Work instructions
Look through the records that follow. Copy every line containing the word "Tangent".

Data for processing
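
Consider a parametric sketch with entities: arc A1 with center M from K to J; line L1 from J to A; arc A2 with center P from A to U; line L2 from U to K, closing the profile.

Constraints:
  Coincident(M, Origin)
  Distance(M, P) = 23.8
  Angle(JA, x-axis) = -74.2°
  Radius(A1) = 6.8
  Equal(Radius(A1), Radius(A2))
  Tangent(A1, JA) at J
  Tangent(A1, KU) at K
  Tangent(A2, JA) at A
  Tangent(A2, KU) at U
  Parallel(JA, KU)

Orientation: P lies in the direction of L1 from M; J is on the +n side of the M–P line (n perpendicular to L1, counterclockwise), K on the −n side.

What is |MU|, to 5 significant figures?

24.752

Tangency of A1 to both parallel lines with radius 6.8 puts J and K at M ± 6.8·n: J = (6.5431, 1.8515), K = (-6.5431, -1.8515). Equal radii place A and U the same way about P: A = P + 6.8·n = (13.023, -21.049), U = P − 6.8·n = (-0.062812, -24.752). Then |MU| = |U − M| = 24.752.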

Solution for this task
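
  Tangent(A1, JA) at J
  Tangent(A1, KU) at K
  Tangent(A2, JA) at A
  Tangent(A2, KU) at U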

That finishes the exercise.